• **Aim of the task**
Your answer should be the lines below from the one with "Suppose a parasitoid" to the one with "Which age at", both included, given again exactly and with nothing added.

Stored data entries
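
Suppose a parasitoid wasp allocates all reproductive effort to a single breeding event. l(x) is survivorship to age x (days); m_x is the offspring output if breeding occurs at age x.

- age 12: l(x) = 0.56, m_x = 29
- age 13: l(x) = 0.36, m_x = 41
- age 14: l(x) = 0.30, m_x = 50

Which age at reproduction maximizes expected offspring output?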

--

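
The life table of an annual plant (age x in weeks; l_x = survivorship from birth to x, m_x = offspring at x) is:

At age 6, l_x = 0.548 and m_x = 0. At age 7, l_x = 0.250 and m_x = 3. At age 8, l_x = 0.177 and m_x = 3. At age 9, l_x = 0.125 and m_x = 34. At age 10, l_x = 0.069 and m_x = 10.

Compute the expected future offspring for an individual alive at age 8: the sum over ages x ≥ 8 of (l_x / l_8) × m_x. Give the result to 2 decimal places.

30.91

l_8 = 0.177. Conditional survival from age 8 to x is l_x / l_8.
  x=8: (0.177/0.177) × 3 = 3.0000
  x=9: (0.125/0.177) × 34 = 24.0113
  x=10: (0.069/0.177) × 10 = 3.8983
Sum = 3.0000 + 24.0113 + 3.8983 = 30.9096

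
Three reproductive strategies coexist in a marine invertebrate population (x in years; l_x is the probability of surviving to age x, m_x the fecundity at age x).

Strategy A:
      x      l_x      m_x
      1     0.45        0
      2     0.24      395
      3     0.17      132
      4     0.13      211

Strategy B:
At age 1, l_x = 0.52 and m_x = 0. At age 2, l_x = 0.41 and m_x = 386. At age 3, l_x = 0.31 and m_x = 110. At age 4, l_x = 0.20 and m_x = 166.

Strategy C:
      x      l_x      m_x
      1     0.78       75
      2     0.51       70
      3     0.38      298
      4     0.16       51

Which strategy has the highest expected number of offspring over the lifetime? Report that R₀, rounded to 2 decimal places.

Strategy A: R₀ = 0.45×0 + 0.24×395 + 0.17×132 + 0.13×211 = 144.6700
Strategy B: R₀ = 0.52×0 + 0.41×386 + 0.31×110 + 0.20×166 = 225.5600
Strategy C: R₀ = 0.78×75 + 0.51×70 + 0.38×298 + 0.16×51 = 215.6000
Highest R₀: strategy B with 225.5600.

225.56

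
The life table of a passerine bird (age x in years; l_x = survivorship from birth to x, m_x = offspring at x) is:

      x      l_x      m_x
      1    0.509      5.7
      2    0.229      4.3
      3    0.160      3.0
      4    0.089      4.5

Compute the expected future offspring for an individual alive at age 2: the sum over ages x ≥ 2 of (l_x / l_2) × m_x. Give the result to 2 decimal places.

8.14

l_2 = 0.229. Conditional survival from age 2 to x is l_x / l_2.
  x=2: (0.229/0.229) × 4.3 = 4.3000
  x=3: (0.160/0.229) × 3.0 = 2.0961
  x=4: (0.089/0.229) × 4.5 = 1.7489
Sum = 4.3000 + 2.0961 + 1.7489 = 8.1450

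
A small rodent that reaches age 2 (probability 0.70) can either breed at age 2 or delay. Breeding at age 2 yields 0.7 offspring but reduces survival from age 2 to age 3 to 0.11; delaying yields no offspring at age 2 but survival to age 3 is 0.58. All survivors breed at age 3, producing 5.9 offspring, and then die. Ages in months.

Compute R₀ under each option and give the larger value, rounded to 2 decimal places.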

• **Result for this exercise**
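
Suppose a parasitoid wasp allocates all reproductive effort to a single breeding event. l(x) is survivorship to age x (days); m_x is the offspring output if breeding occurs at age x.

- age 12: l(x) = 0.56, m_x = 29
- age 13: l(x) = 0.36, m_x = 41
- age 14: l(x) = 0.30, m_x = 50

Which age at reproduction maximizes expected offspring output?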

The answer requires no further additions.